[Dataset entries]
--- START ---
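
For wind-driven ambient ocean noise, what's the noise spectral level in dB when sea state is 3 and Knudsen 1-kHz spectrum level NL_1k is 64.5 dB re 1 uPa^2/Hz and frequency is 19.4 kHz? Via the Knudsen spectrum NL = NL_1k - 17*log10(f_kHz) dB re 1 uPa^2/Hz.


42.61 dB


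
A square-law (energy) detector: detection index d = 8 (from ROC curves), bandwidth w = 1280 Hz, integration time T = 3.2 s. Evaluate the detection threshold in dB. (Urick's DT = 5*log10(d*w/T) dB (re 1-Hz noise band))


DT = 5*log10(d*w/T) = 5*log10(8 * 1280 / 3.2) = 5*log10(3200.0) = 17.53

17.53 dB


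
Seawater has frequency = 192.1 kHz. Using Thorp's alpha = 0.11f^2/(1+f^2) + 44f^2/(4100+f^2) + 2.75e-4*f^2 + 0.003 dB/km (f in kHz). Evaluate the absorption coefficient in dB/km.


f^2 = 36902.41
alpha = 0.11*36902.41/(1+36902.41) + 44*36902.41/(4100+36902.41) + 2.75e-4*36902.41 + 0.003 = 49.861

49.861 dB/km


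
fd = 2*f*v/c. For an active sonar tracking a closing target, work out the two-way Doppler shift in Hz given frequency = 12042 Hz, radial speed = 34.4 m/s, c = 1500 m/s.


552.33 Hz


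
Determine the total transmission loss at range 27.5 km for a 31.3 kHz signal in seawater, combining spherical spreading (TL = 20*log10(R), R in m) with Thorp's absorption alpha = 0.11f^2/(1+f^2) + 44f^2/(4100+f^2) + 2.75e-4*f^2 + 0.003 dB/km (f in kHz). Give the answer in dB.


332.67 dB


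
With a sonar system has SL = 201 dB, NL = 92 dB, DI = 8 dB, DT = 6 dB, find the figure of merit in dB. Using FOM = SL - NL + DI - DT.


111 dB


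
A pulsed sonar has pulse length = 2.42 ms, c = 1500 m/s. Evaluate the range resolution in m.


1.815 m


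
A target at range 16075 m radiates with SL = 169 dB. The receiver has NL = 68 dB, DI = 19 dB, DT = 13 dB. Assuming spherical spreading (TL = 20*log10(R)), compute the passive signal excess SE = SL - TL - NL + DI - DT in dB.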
--- END ---
**TASK REQUIREMENTS:**
Your answer should be the data above, retyped exactly.

**RESPONSE TO THIS TASK:**
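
For wind-driven ambient ocean noise, what's the noise spectral level in dB when sea state is 3 and Knudsen 1-kHz spectrum level NL_1k is 64.5 dB re 1 uPa^2/Hz and frequency is 19.4 kHz? Via the Knudsen spectrum NL = NL_1k - 17*log10(f_kHz) dB re 1 uPa^2/Hz.


42.61 dB


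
A square-law (energy) detector: detection index d = 8 (from ROC curves), bandwidth w = 1280 Hz, integration time T = 3.2 s. Evaluate the detection threshold in dB. (Urick's DT = 5*log10(d*w/T) dB (re 1-Hz noise band))


DT = 5*log10(d*w/T) = 5*log10(8 * 1280 / 3.2) = 5*log10(3200.0) = 17.53

17.53 dB


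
Seawater has frequency = 192.1 kHz. Using Thorp's alpha = 0.11f^2/(1+f^2) + 44f^2/(4100+f^2) + 2.75e-4*f^2 + 0.003 dB/km (f in kHz). Evaluate the absorption coefficient in dB/km.


f^2 = 36902.41
alpha = 0.11*36902.41/(1+36902.41) + 44*36902.41/(4100+36902.41) + 2.75e-4*36902.41 + 0.003 = 49.861

49.861 dB/km


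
fd = 2*f*v/c. For an active sonar tracking a closing target, work out the two-way Doppler shift in Hz given frequency = 12042 Hz, radial speed = 34.4 m/s, c = 1500 m/s.


552.33 Hz


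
Determine the total transmission loss at range 27.5 km for a 31.3 kHz signal in seawater, combining spherical spreading (TL = 20*log10(R), R in m) with Thorp's absorption alpha = 0.11f^2/(1+f^2) + 44f^2/(4100+f^2) + 2.75e-4*f^2 + 0.003 dB/km (f in kHz). Give the answer in dB.


332.67 dB


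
With a sonar system has SL = 201 dB, NL = 92 dB, DI = 8 dB, DT = 6 dB, find the figure of merit in dB. Using FOM = SL - NL + DI - DT.


111 dB


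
A pulsed sonar has pulse length = 2.42 ms, c = 1500 m/s. Evaluate the range resolution in m.


1.815 m


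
A target at range 16075 m radiates with SL = 169 dB. The receiver has NL = 68 dB, DI = 19 dB, DT = 13 dB. Assuming spherical spreading (TL = 20*log10(R)), compute the passive signal excess SE = SL - TL - NL + DI - DT in dB.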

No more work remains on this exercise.